──────── Available data ────────

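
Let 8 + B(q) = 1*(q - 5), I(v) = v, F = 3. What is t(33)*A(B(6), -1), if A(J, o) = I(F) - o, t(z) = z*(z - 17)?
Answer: 2112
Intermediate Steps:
t(z) = z*(-17 + z)
B(q) = -13 + q (B(q) = -8 + 1*(q - 5) = -8 + 1*(-5 + q) = -8 + (-5 + q) = -13 + q)
A(J, o) = 3 - o
t(33)*A(B(6), -1) = (33*(-17 + 33))*(3 - 1*(-1)) = (33*16)*(3 + 1) = 528*4 = 2112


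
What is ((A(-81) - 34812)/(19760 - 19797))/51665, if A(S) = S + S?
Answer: 34974/1911605 ≈ 0.018296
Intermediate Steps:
A(S) = 2*S
((A(-81) - 34812)/(19760 - 19797))/51665 = ((2*(-81) - 34812)/(19760 - 19797))/51665 = ((-162 - 34812)/(-37))*(1/51665) = -34974*(-1/37)*(1/51665) = (34974/37)*(1/51665) = 34974/1911605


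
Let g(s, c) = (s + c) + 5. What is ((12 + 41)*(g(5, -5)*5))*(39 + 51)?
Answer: 119250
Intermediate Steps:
g(s, c) = 5 + c + s (g(s, c) = (c + s) + 5 = 5 + c + s)
((12 + 41)*(g(5, -5)*5))*(39 + 51) = ((12 + 41)*((5 - 5 + 5)*5))*(39 + 51) = (53*(5*5))*90 = (53*25)*90 = 1325*90 = 119250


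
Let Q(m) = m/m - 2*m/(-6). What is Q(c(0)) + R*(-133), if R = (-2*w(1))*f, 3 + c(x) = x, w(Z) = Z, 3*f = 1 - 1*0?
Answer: 266/3 ≈ 88.667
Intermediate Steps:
f = ⅓ (f = (1 - 1*0)/3 = (1 + 0)/3 = (⅓)*1 = ⅓ ≈ 0.33333)
c(x) = -3 + x
Q(m) = 1 + m/3 (Q(m) = 1 - 2*m*(-⅙) = 1 + m/3)
R = -⅔ (R = -2*1*(⅓) = -2*⅓ = -⅔ ≈ -0.66667)
Q(c(0)) + R*(-133) = (1 + (-3 + 0)/3) - ⅔*(-133) = (1 + (⅓)*(-3)) + 266/3 = (1 - 1) + 266/3 = 0 + 266/3 = 266/3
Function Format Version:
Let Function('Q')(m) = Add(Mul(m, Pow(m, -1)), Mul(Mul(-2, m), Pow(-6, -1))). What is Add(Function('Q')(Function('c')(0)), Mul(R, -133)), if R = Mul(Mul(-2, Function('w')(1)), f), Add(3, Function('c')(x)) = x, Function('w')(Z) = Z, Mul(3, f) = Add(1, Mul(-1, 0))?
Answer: Rational(266, 3) ≈ 88.667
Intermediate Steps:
f = Rational(1, 3) (f = Mul(Rational(1, 3), Add(1, Mul(-1, 0))) = Mul(Rational(1, 3), Add(1, 0)) = Mul(Rational(1, 3), 1) = Rational(1, 3) ≈ 0.33333)
Function('c')(x) = Add(-3, x)
Function('Q')(m) = Add(1, Mul(Rational(1, 3), m)) (Function('Q')(m) = Add(1, Mul(Mul(-2, m), Rational(-1, 6))) = Add(1, Mul(Rational(1, 3), m)))
R = Rational(-2, 3) (R = Mul(Mul(-2, 1), Rational(1, 3)) = Mul(-2, Rational(1, 3)) = Rational(-2, 3) ≈ -0.66667)
Add(Function('Q')(Function('c')(0)), Mul(R, -133)) = Add(Add(1, Mul(Rational(1, 3), Add(-3, 0))), Mul(Rational(-2, 3), -133)) = Add(Add(1, Mul(Rational(1, 3), -3)), Rational(266, 3)) = Add(Add(1, -1), Rational(266, 3)) = Add(0, Rational(266, 3)) = Rational(266, 3)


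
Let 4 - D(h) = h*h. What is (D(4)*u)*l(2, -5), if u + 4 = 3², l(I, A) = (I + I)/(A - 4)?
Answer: 80/3 ≈ 26.667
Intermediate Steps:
l(I, A) = 2*I/(-4 + A) (l(I, A) = (2*I)/(-4 + A) = 2*I/(-4 + A))
u = 5 (u = -4 + 3² = -4 + 9 = 5)
D(h) = 4 - h² (D(h) = 4 - h*h = 4 - h²)
(D(4)*u)*l(2, -5) = ((4 - 1*4²)*5)*(2*2/(-4 - 5)) = ((4 - 1*16)*5)*(2*2/(-9)) = ((4 - 16)*5)*(2*2*(-⅑)) = -12*5*(-4/9) = -60*(-4/9) = 80/3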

────────

● Problem details:
This exercise requires the entries above to be restated exactly.

● Exercise answer:
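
Let 8 + B(q) = 1*(q - 5), I(v) = v, F = 3. What is t(33)*A(B(6), -1), if A(J, o) = I(F) - o, t(z) = z*(z - 17)?
Answer: 2112
Intermediate Steps:
t(z) = z*(-17 + z)
B(q) = -13 + q (B(q) = -8 + 1*(q - 5) = -8 + 1*(-5 + q) = -8 + (-5 + q) = -13 + q)
A(J, o) = 3 - o
t(33)*A(B(6), -1) = (33*(-17 + 33))*(3 - 1*(-1)) = (33*16)*(3 + 1) = 528*4 = 2112


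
What is ((A(-81) - 34812)/(19760 - 19797))/51665, if A(S) = S + S?
Answer: 34974/1911605 ≈ 0.018296
Intermediate Steps:
A(S) = 2*S
((A(-81) - 34812)/(19760 - 19797))/51665 = ((2*(-81) - 34812)/(19760 - 19797))/51665 = ((-162 - 34812)/(-37))*(1/51665) = -34974*(-1/37)*(1/51665) = (34974/37)*(1/51665) = 34974/1911605


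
Let g(s, c) = (s + c) + 5. What is ((12 + 41)*(g(5, -5)*5))*(39 + 51)?
Answer: 119250
Intermediate Steps:
g(s, c) = 5 + c + s (g(s, c) = (c + s) + 5 = 5 + c + s)
((12 + 41)*(g(5, -5)*5))*(39 + 51) = ((12 + 41)*((5 - 5 + 5)*5))*(39 + 51) = (53*(5*5))*90 = (53*25)*90 = 1325*90 = 119250


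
Let Q(m) = m/m - 2*m/(-6). What is Q(c(0)) + R*(-133), if R = (-2*w(1))*f, 3 + c(x) = x, w(Z) = Z, 3*f = 1 - 1*0?
Answer: 266/3 ≈ 88.667
Intermediate Steps:
f = ⅓ (f = (1 - 1*0)/3 = (1 + 0)/3 = (⅓)*1 = ⅓ ≈ 0.33333)
c(x) = -3 + x
Q(m) = 1 + m/3 (Q(m) = 1 - 2*m*(-⅙) = 1 + m/3)
R = -⅔ (R = -2*1*(⅓) = -2*⅓ = -⅔ ≈ -0.66667)
Q(c(0)) + R*(-133) = (1 + (-3 + 0)/3) - ⅔*(-133) = (1 + (⅓)*(-3)) + 266/3 = (1 - 1) + 266/3 = 0 + 266/3 = 266/3
Function Format Version:
Let Function('Q')(m) = Add(Mul(m, Pow(m, -1)), Mul(Mul(-2, m), Pow(-6, -1))). What is Add(Function('Q')(Function('c')(0)), Mul(R, -133)), if R = Mul(Mul(-2, Function('w')(1)), f), Add(3, Function('c')(x)) = x, Function('w')(Z) = Z, Mul(3, f) = Add(1, Mul(-1, 0))?
Answer: Rational(266, 3) ≈ 88.667
Intermediate Steps:
f = Rational(1, 3) (f = Mul(Rational(1, 3), Add(1, Mul(-1, 0))) = Mul(Rational(1, 3), Add(1, 0)) = Mul(Rational(1, 3), 1) = Rational(1, 3) ≈ 0.33333)
Function('c')(x) = Add(-3, x)
Function('Q')(m) = Add(1, Mul(Rational(1, 3), m)) (Function('Q')(m) = Add(1, Mul(Mul(-2, m), Rational(-1, 6))) = Add(1, Mul(Rational(1, 3), m)))
R = Rational(-2, 3) (R = Mul(Mul(-2, 1), Rational(1, 3)) = Mul(-2, Rational(1, 3)) = Rational(-2, 3) ≈ -0.66667)
Add(Function('Q')(Function('c')(0)), Mul(R, -133)) = Add(Add(1, Mul(Rational(1, 3), Add(-3, 0))), Mul(Rational(-2, 3), -133)) = Add(Add(1, Mul(Rational(1, 3), -3)), Rational(266, 3)) = Add(Add(1, -1), Rational(266, 3)) = Add(0, Rational(266, 3)) = Rational(266, 3)


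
Let 4 - D(h) = h*h. What is (D(4)*u)*l(2, -5), if u + 4 = 3², l(I, A) = (I + I)/(A - 4)?
Answer: 80/3 ≈ 26.667
Intermediate Steps:
l(I, A) = 2*I/(-4 + A) (l(I, A) = (2*I)/(-4 + A) = 2*I/(-4 + A))
u = 5 (u = -4 + 3² = -4 + 9 = 5)
D(h) = 4 - h² (D(h) = 4 - h*h = 4 - h²)
(D(4)*u)*l(2, -5) = ((4 - 1*4²)*5)*(2*2/(-4 - 5)) = ((4 - 1*16)*5)*(2*2/(-9)) = ((4 - 16)*5)*(2*2*(-⅑)) = -12*5*(-4/9) = -60*(-4/9) = 80/3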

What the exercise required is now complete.